■ Extracted material:
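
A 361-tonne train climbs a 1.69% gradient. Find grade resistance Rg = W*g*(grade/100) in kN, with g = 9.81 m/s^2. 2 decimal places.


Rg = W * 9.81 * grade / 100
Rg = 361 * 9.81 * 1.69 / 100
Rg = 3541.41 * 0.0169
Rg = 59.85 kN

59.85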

---

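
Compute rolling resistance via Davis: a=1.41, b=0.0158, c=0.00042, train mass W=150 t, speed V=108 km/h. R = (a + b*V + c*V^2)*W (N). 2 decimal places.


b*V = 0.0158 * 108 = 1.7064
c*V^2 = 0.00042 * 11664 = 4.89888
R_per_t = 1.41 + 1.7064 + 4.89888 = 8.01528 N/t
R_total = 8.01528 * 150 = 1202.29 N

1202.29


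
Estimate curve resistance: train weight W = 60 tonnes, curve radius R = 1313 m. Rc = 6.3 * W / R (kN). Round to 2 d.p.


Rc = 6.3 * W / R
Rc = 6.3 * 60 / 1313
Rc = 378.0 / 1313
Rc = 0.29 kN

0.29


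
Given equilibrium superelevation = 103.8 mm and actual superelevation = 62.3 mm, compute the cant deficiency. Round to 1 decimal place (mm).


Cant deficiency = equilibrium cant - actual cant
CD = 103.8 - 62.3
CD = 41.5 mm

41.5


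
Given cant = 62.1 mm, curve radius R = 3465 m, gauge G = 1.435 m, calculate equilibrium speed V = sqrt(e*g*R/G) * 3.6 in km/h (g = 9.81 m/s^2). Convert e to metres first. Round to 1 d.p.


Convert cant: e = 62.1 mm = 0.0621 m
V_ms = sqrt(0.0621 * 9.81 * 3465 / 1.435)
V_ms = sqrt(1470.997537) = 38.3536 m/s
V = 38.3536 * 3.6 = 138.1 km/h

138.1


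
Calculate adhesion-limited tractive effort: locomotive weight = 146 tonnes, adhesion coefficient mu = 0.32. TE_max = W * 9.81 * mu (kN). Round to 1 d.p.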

■ Your assignment: Copy range, inclusive: the line holding "Compute rolling resistance" to the line holding "Calculate adhesion-limited tractive". Reproduce exactly those lines of the records above and no others.

■ Answer section:
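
Compute rolling resistance via Davis: a=1.41, b=0.0158, c=0.00042, train mass W=150 t, speed V=108 km/h. R = (a + b*V + c*V^2)*W (N). 2 decimal places.


b*V = 0.0158 * 108 = 1.7064
c*V^2 = 0.00042 * 11664 = 4.89888
R_per_t = 1.41 + 1.7064 + 4.89888 = 8.01528 N/t
R_total = 8.01528 * 150 = 1202.29 N

1202.29


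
Estimate curve resistance: train weight W = 60 tonnes, curve radius R = 1313 m. Rc = 6.3 * W / R (kN). Round to 2 d.p.


Rc = 6.3 * W / R
Rc = 6.3 * 60 / 1313
Rc = 378.0 / 1313
Rc = 0.29 kN

0.29


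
Given equilibrium superelevation = 103.8 mm and actual superelevation = 62.3 mm, compute the cant deficiency. Round to 1 decimal place (mm).


Cant deficiency = equilibrium cant - actual cant
CD = 103.8 - 62.3
CD = 41.5 mm

41.5


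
Given cant = 62.1 mm, curve radius R = 3465 m, gauge G = 1.435 m, calculate equilibrium speed V = sqrt(e*g*R/G) * 3.6 in km/h (g = 9.81 m/s^2). Convert e to metres first. Round to 1 d.p.


Convert cant: e = 62.1 mm = 0.0621 m
V_ms = sqrt(0.0621 * 9.81 * 3465 / 1.435)
V_ms = sqrt(1470.997537) = 38.3536 m/s
V = 38.3536 * 3.6 = 138.1 km/h

138.1


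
Calculate adhesion-limited tractive effort: locomotive weight = 146 tonnes, adhesion coefficient mu = 0.32. TE_max = W * 9.81 * mu (kN). Round to 1 d.p.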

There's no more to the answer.